Supplied data —

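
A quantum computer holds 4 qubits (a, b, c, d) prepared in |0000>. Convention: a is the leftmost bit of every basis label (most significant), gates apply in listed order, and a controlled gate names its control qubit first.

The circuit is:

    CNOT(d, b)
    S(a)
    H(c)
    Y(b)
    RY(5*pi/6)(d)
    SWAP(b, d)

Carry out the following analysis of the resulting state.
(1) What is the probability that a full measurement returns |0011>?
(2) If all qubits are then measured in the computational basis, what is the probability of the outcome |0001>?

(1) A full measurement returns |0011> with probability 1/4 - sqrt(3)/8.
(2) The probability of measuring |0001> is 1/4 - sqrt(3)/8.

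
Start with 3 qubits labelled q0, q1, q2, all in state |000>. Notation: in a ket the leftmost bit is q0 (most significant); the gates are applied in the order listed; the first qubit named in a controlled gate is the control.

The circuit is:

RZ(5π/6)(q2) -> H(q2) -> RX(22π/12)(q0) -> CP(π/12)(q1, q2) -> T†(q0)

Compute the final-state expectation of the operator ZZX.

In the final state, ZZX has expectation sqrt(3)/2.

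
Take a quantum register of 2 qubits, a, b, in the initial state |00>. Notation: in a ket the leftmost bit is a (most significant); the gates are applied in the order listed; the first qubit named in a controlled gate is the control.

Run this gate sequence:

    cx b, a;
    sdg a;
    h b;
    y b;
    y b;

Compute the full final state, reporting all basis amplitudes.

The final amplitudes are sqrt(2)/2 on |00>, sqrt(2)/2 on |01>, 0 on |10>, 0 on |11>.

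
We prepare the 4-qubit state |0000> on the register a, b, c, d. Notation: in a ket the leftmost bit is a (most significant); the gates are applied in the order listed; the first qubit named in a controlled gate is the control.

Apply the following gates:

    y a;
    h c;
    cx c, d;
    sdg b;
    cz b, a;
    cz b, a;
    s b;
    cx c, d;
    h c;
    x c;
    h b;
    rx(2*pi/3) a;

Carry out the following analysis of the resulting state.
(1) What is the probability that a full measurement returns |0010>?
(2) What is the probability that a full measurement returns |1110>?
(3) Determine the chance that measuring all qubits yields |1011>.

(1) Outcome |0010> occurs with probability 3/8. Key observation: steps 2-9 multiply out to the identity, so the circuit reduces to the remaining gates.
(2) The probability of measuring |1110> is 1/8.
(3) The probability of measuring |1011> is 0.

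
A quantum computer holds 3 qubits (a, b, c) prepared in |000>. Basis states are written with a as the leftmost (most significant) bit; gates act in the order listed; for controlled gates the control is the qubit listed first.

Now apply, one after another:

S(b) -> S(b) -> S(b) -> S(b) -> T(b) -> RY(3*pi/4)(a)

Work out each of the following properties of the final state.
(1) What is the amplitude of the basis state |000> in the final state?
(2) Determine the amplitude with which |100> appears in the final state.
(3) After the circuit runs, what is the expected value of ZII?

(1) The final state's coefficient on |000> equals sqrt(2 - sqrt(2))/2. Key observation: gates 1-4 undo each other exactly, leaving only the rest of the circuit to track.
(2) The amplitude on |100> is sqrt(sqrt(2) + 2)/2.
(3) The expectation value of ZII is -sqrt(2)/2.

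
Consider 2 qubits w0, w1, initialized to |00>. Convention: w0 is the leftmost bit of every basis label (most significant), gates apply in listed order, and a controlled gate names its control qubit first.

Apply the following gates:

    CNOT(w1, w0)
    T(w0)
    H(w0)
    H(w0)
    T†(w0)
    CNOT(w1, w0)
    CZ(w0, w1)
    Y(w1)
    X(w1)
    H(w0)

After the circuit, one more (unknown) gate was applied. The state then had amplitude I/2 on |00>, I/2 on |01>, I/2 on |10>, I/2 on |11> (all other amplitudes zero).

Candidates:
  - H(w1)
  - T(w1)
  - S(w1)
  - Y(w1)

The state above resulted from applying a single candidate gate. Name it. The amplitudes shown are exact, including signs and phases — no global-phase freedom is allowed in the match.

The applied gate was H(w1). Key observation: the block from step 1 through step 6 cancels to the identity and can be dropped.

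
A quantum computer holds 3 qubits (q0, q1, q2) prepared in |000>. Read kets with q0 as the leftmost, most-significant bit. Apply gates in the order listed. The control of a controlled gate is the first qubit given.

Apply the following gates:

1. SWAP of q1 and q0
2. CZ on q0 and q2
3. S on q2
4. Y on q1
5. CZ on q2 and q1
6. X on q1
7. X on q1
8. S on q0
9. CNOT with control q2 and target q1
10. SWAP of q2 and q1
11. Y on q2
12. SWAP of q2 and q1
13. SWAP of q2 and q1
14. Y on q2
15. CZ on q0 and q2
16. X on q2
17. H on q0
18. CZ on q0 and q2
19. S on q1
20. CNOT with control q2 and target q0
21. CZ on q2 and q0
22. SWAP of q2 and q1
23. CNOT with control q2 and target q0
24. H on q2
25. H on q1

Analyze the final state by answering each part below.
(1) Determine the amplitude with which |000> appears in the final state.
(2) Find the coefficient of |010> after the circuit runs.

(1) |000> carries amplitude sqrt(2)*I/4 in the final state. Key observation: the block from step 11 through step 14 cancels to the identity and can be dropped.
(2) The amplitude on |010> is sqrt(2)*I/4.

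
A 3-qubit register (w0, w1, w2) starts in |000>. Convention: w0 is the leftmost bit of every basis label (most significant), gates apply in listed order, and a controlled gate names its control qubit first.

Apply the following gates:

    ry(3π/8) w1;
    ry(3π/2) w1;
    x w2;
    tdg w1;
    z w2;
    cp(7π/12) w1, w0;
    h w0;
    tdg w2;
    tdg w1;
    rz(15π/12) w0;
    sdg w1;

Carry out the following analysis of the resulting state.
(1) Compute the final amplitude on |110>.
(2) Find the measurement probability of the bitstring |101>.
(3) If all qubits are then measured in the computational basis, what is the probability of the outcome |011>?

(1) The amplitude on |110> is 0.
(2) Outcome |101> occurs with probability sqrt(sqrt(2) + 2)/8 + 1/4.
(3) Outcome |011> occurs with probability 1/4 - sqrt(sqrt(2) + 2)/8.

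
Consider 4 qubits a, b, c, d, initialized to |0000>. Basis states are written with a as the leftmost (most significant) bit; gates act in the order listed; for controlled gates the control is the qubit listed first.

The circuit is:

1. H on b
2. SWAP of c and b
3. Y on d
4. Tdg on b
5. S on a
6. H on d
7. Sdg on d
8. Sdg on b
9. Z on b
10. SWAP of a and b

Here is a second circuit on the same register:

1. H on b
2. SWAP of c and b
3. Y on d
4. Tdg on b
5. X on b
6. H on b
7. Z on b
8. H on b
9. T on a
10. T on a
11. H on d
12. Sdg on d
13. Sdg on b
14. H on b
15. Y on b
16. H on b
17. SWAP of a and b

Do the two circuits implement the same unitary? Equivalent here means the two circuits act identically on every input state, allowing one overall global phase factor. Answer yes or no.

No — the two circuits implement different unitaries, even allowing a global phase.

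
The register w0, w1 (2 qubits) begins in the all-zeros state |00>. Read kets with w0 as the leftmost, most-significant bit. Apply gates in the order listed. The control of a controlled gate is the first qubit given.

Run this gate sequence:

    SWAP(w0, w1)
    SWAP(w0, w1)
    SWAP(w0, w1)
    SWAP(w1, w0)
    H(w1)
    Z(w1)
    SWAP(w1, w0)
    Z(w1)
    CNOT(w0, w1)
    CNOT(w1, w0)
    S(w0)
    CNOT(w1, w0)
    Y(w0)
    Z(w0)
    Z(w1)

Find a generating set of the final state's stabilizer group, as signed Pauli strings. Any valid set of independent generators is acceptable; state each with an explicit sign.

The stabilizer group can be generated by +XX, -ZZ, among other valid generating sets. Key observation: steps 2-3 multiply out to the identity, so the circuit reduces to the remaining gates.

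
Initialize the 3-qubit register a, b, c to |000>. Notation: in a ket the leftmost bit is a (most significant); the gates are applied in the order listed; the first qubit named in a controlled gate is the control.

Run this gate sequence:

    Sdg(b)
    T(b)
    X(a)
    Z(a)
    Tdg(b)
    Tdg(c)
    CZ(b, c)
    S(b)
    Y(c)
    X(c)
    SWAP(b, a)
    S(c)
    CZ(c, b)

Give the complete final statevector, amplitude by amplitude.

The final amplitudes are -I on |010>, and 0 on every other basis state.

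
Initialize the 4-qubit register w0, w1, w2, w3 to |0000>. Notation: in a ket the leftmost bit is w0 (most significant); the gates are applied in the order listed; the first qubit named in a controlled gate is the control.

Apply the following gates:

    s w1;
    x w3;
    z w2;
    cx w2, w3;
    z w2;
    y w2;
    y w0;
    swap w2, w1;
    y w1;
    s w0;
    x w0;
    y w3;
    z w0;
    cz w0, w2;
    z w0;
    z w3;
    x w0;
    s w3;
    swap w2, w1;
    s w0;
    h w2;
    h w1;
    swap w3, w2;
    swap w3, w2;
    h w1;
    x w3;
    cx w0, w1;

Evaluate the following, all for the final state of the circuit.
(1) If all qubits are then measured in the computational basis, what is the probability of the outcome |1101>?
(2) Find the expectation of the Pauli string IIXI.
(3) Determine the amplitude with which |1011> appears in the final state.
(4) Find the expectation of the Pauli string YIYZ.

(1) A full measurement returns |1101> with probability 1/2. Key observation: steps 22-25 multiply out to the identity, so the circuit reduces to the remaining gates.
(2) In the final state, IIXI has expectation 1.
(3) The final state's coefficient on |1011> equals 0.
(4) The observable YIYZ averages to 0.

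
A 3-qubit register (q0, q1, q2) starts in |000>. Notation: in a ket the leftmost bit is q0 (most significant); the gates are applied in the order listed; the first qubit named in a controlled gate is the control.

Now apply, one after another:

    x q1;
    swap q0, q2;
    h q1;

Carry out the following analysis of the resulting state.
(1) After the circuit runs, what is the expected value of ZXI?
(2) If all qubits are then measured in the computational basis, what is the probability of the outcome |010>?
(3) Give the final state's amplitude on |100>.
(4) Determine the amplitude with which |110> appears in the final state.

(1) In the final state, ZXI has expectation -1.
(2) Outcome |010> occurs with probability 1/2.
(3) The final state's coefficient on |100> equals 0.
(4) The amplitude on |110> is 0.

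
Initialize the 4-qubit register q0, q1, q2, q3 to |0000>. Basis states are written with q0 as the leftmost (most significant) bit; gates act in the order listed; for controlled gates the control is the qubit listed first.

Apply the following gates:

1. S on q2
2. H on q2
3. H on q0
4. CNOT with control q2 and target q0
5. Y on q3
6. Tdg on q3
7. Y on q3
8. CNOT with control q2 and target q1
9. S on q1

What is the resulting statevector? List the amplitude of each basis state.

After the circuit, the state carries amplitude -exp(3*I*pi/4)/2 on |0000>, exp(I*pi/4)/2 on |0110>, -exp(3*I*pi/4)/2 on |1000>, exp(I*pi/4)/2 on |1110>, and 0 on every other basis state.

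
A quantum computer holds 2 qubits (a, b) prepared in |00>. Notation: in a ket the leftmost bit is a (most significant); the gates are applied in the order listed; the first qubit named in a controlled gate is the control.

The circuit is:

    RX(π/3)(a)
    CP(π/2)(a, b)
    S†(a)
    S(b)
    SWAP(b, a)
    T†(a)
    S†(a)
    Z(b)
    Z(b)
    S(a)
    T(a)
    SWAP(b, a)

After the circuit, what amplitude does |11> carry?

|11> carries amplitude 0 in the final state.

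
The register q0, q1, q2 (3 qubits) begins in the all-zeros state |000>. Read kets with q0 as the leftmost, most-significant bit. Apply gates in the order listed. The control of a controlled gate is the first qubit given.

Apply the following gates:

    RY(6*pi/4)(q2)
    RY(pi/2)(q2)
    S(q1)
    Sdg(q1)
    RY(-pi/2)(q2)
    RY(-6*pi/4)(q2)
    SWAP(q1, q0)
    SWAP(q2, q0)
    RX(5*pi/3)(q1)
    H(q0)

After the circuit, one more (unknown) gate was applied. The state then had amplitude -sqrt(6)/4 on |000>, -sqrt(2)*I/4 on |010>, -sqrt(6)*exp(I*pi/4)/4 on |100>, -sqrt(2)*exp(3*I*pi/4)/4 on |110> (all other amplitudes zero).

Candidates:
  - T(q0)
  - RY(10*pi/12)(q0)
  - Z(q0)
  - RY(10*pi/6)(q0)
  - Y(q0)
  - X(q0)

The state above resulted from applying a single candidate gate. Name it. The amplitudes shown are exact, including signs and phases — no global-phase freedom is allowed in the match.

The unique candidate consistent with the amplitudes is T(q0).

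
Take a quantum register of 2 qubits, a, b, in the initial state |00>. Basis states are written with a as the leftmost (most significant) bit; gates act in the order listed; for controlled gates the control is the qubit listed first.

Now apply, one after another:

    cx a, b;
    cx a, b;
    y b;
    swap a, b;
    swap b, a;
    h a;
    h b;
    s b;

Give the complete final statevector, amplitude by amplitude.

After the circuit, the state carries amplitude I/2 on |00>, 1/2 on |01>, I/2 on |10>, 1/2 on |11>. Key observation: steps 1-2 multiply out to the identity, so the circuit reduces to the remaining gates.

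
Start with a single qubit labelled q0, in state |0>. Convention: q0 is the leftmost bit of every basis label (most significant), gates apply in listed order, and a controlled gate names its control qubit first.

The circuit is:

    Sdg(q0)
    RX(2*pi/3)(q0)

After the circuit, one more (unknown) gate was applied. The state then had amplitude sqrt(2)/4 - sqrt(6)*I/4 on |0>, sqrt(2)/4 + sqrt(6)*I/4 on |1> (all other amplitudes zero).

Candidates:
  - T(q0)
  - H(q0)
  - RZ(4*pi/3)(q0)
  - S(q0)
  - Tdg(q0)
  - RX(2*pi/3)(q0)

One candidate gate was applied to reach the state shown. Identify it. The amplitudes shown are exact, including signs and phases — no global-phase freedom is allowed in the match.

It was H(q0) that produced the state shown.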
--
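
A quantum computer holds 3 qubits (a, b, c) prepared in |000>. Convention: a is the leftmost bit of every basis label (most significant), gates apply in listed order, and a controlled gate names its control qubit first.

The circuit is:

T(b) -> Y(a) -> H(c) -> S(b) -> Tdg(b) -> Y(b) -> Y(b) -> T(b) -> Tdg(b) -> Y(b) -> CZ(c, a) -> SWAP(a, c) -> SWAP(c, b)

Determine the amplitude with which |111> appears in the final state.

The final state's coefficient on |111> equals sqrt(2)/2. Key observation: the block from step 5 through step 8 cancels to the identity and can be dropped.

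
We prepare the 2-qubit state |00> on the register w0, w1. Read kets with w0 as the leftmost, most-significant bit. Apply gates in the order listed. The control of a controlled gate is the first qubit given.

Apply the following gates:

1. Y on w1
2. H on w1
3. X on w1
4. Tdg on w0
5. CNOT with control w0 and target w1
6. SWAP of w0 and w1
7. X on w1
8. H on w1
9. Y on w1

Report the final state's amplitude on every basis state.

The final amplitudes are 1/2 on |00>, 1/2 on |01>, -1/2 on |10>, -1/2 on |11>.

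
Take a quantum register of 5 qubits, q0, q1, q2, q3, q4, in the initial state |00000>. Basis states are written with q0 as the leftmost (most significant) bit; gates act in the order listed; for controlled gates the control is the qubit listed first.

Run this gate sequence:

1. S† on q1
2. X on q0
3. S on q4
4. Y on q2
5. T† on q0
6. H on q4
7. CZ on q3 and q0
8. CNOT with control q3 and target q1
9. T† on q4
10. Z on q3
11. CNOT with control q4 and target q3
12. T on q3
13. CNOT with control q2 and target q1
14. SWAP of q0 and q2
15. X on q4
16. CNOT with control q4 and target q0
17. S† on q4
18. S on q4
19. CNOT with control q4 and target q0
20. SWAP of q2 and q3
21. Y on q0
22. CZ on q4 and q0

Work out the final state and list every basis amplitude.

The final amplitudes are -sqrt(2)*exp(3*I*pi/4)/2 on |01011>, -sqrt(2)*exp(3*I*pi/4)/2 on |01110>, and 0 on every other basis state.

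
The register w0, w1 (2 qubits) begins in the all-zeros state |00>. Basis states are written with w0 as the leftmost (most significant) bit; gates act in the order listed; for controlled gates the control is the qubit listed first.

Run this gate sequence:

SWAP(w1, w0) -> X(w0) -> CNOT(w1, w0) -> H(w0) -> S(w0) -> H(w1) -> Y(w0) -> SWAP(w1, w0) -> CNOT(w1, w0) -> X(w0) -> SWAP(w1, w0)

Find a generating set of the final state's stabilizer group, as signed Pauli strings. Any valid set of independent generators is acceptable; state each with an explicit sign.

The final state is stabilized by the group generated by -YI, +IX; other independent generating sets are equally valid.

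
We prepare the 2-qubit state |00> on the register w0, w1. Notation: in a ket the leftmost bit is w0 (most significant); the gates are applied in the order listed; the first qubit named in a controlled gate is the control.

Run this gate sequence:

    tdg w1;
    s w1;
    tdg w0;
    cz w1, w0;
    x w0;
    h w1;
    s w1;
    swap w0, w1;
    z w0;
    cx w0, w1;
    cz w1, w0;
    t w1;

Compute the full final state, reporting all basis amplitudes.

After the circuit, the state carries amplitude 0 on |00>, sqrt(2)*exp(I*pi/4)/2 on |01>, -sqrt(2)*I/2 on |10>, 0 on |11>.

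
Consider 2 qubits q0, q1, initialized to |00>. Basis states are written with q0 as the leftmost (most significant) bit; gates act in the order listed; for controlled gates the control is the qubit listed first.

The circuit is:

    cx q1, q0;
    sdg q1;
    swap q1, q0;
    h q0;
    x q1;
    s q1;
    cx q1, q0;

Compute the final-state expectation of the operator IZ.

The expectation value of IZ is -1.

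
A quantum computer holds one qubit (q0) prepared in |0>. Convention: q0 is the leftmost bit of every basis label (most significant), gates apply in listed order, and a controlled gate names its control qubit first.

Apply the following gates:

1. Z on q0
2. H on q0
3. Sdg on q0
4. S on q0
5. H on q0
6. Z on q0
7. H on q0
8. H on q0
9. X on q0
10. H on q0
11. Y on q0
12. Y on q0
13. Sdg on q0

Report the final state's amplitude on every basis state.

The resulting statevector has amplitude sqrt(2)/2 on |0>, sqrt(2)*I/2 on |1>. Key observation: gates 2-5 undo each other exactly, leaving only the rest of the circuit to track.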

Task details — Where the word "Take" shows up in a line of the entries above, copy that line.

Solution —
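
Take a quantum register of 2 qubits, a, b, in the initial state |00>. Notation: in a ket the leftmost bit is a (most significant); the gates are applied in the order listed; the first qubit named in a controlled gate is the control.
Take a quantum register of 2 qubits, a, b, in the initial state |00>. Basis states are written with a as the leftmost (most significant) bit; gates act in the order listed; for controlled gates the control is the qubit listed first.
Take a quantum register of 5 qubits, q0, q1, q2, q3, q4, in the initial state |00000>. Basis states are written with q0 as the leftmost (most significant) bit; gates act in the order listed; for controlled gates the control is the qubit listed first.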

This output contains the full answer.